──────── EXTRACTED MATERIAL ────────
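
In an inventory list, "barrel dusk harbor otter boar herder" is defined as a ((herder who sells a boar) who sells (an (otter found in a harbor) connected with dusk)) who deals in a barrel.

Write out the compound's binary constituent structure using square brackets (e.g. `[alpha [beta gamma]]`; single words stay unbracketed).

Overall it is a kind of herder (specifically "dusk harbor otter boar herder"); the modifier is "barrel".
Within "dusk harbor otter boar herder", the head is "herder" (specifically "boar herder") and the modifier is "dusk harbor otter".
Within "dusk harbor otter", the head is "otter" (specifically "harbor otter") and the modifier is "dusk".
Within "harbor otter", the head is "otter" and the modifier is "harbor".
Within "boar herder", the head is "herder" and the modifier is "boar".
Assembled: [barrel [[dusk [harbor otter]] [boar herder]]].

[barrel [[dusk [harbor otter]] [boar herder]]]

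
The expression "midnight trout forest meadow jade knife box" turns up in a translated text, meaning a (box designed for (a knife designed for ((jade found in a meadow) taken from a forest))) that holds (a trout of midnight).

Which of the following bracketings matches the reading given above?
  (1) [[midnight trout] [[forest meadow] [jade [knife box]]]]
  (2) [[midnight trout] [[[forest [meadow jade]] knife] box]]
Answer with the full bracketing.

The paraphrase's head is the "box" part ("forest meadow jade knife box"); its modifier is "midnight trout".
That top-level split, carried through the inner groups, gives [[midnight trout] [[[forest [meadow jade]] knife] box]].

[[midnight trout] [[[forest [meadow jade]] knife] box]]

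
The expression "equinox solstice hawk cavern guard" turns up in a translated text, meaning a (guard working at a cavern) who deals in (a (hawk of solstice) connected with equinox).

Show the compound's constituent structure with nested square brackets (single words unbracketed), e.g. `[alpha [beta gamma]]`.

Overall it is a kind of guard (specifically "cavern guard"); the modifier is "equinox solstice hawk".
Inside "equinox solstice hawk": head "hawk" (specifically "solstice hawk"), modifier "equinox".
Inside "solstice hawk": head "hawk", modifier "solstice".
Inside "cavern guard": head "guard", modifier "cavern".
Putting it together: [[equinox [solstice hawk]] [cavern guard]].

[[equinox [solstice hawk]] [cavern guard]]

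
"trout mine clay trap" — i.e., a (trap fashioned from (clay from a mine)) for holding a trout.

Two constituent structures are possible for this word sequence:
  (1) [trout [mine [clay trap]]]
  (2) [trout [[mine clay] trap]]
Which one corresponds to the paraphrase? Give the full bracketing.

[trout [[mine clay] trap]]

The paraphrase's head is the "trap" part ("mine clay trap"); its modifier is "trout".
That top-level split, carried through the inner groups, gives [trout [[mine clay] trap]].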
────────
#### ASSIGNMENT
Check every line above for the word "turns" and copy those that have it.

#### RESULT OF THE TASK
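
The expression "midnight trout forest meadow jade knife box" turns up in a translated text, meaning a (box designed for (a knife designed for ((jade found in a meadow) taken from a forest))) that holds (a trout of midnight).
The expression "equinox solstice hawk cavern guard" turns up in a translated text, meaning a (guard working at a cavern) who deals in (a (hawk of solstice) connected with equinox).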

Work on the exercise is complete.